Problem -
Please repeat the lines below exactly. Begin with the line containing "language as M1?" and go on through the line containing "1: a→4, b→1".

--

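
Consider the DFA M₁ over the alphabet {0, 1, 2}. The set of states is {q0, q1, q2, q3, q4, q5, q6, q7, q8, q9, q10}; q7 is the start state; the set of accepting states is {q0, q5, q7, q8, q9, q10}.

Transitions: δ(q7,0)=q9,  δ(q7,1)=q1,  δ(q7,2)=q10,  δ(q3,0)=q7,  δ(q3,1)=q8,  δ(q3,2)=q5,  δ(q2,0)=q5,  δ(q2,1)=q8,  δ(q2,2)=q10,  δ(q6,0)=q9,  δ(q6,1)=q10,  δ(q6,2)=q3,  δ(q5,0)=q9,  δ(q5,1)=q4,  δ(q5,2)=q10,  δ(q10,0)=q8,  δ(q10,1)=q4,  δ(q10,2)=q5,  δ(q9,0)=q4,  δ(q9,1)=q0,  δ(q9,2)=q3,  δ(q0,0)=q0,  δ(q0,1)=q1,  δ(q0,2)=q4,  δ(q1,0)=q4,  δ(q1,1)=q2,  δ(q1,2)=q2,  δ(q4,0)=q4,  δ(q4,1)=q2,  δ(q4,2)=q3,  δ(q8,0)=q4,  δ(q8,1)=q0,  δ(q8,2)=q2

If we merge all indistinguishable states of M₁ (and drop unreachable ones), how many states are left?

States {q6} cannot be reached from the start state, so discard them.
P0 = {q0,q5,q7,q8,q9,q10} | {q1,q2,q3,q4}.
Split {q0,q5,q7,q8,q9,q10} by δ(·,0) → {q0,q5,q7,q10} and {q8,q9}.
Refine {q0,q5,q7,q10} on symbol 0: members go to different blocks, giving {q5,q7,q10} and {q0}.
On input 0, block {q1,q2,q3,q4} splits into {q1,q4} and {q2,q3}.
The partition is now stable with 5 blocks: {q5,q7,q10} | {q1,q4} | {q8,q9} | {q0} | {q2,q3}.

5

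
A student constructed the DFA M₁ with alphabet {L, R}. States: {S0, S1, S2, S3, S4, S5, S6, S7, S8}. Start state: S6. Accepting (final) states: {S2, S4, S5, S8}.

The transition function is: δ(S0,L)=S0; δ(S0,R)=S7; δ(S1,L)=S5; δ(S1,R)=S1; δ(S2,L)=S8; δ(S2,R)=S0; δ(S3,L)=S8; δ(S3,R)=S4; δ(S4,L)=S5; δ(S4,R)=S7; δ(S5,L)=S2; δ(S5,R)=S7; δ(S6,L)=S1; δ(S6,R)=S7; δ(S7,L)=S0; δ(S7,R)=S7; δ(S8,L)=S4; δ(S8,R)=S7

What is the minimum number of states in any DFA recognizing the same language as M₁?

4

First remove the unreachable states {S3}; 8 states remain.
P0 = {S2,S4,S5,S8} | {S0,S1,S6,S7}.
Refine {S0,S1,S6,S7} on symbol L: members go to different blocks, giving {S0,S6,S7} and {S1}.
On input L, block {S0,S6,S7} splits into {S0,S7} and {S6}.
The partition is now stable with 4 blocks: {S2,S4,S5,S8} | {S0,S7} | {S1} | {S6}.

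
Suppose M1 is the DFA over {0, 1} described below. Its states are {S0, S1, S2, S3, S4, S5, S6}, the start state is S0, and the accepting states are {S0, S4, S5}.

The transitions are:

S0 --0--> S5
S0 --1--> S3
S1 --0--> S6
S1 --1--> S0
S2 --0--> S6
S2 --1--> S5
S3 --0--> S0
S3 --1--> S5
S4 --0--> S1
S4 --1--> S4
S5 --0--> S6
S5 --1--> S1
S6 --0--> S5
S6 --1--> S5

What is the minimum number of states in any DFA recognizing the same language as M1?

First remove the unreachable states {S2,S4}; 5 states remain.
P0 = {S0,S5} | {S1,S3,S6}.
Split {S0,S5} by δ(·,0) → {S0} and {S5}.
On input 0, block {S1,S3,S6} splits into {S1} and {S3} and {S6}.
Stable partition: {S0} | {S1} | {S5} | {S3} | {S6} — 5 equivalence classes.

5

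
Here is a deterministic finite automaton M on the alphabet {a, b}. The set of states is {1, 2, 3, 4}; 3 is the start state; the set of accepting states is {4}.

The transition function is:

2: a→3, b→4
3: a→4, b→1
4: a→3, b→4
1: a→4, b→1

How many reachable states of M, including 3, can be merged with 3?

2

Reachable states from the start: {1,3,4}. Unreachable: {2} — drop them.
Start with accepting vs non-accepting: {4} | {1,3}.
No further refinement is possible. Final partition (2 blocks): {4} | {1,3}.
The equivalence class containing 3 is {1,3}, of size 2.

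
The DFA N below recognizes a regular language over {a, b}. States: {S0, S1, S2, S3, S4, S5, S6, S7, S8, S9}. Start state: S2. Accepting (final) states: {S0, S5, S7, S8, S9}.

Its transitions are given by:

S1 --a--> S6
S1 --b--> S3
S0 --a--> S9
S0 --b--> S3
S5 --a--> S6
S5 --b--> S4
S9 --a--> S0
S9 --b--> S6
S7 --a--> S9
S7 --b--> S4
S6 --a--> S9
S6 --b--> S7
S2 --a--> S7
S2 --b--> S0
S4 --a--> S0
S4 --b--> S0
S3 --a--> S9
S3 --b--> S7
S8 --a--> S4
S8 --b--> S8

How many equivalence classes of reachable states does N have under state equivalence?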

--

Solution for this task -
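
What is the minimum number of states in any DFA recognizing the same language as M1?

First remove the unreachable states {S2,S4}; 5 states remain.
P0 = {S0,S5} | {S1,S3,S6}.
Split {S0,S5} by δ(·,0) → {S0} and {S5}.
On input 0, block {S1,S3,S6} splits into {S1} and {S3} and {S6}.
Stable partition: {S0} | {S1} | {S5} | {S3} | {S6} — 5 equivalence classes.

5

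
Here is a deterministic finite automaton M on the alphabet {a, b}. The set of states is {1, 2, 3, 4}; 3 is the start state; the set of accepting states is {4}.

The transition function is:

2: a→3, b→4
3: a→4, b→1
4: a→3, b→4
1: a→4, b→1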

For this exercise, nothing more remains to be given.